• **EXERCISE REQUIREMENTS**:
In the data below, the answer is the run of lines from the line containing "add_point(6.003, -4.381, 8.516)" through the line containing "add_point(7.801, -8.973, -4.53)", both included; print it exactly and nothing else.

• **SUPPLIED MATERIAL**:
####

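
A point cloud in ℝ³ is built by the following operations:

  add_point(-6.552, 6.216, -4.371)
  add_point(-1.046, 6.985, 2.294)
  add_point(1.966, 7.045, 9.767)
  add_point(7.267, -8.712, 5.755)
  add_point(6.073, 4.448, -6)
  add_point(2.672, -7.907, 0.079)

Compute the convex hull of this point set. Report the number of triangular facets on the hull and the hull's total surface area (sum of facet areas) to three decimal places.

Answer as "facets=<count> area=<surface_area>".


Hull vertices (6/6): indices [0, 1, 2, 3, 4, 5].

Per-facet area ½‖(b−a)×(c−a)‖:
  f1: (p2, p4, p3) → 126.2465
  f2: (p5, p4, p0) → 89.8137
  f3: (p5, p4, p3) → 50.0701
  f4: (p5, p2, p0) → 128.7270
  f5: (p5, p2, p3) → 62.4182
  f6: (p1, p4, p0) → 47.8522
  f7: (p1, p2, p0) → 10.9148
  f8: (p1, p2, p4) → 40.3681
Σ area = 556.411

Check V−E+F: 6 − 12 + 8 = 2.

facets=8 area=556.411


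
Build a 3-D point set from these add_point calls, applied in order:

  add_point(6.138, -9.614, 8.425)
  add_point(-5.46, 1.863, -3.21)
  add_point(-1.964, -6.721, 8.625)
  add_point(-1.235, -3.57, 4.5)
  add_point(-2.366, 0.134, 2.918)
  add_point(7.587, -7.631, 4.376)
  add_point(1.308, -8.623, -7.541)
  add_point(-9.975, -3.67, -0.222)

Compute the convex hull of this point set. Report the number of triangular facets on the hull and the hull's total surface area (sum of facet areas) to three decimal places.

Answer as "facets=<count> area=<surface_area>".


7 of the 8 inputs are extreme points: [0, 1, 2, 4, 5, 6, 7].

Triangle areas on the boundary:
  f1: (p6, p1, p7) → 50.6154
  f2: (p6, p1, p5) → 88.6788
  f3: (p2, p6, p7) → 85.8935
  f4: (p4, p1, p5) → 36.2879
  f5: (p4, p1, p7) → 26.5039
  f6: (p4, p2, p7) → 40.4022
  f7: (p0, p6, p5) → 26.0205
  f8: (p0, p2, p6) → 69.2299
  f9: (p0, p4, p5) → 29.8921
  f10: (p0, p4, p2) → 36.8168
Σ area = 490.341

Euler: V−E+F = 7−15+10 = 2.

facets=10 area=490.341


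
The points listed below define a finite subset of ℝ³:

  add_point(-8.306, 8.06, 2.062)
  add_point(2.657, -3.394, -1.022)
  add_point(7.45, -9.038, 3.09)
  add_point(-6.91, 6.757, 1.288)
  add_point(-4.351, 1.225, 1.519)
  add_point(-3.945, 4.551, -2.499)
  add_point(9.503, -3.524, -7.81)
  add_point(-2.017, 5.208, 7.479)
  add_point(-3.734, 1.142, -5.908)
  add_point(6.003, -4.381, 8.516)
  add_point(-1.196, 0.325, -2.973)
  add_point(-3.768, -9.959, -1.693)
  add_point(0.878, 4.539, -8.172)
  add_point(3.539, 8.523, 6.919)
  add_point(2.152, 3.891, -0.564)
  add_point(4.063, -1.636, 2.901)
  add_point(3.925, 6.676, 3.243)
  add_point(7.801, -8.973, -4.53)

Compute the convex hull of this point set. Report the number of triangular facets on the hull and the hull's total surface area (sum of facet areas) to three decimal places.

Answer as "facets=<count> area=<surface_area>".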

####

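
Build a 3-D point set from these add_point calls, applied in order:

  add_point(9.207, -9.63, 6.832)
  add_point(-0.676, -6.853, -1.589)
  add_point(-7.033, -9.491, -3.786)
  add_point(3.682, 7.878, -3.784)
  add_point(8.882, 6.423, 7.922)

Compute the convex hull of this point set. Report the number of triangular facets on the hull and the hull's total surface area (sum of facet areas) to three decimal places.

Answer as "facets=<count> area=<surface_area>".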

####

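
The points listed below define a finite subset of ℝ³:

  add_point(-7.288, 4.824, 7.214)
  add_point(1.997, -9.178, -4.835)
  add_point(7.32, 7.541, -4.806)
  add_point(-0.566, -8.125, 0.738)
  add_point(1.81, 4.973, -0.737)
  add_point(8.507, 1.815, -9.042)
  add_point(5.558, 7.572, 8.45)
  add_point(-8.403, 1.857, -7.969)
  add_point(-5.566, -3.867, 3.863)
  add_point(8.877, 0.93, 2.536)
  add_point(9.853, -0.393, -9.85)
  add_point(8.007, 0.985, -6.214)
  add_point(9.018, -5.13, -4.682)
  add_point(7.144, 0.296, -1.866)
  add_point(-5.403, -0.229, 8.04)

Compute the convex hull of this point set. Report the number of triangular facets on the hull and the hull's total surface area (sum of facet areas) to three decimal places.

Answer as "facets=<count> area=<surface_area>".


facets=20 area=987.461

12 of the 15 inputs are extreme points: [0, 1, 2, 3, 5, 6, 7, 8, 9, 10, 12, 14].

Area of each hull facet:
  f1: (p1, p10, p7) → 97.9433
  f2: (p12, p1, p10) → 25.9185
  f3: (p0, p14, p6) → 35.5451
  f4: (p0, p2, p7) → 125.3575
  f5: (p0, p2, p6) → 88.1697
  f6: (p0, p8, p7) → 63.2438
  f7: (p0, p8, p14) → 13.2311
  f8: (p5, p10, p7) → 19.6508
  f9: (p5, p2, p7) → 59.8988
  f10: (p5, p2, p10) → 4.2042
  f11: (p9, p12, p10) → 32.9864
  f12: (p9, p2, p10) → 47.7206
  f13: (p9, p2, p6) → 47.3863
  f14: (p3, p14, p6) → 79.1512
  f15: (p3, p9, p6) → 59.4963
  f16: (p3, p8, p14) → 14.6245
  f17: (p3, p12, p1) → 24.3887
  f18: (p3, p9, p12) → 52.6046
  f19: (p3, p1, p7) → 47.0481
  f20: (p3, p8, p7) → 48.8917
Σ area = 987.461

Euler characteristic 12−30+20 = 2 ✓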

####

• **SOLUTION**:
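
  add_point(6.003, -4.381, 8.516)
  add_point(-1.196, 0.325, -2.973)
  add_point(-3.768, -9.959, -1.693)
  add_point(0.878, 4.539, -8.172)
  add_point(3.539, 8.523, 6.919)
  add_point(2.152, 3.891, -0.564)
  add_point(4.063, -1.636, 2.901)
  add_point(3.925, 6.676, 3.243)
  add_point(7.801, -8.973, -4.53)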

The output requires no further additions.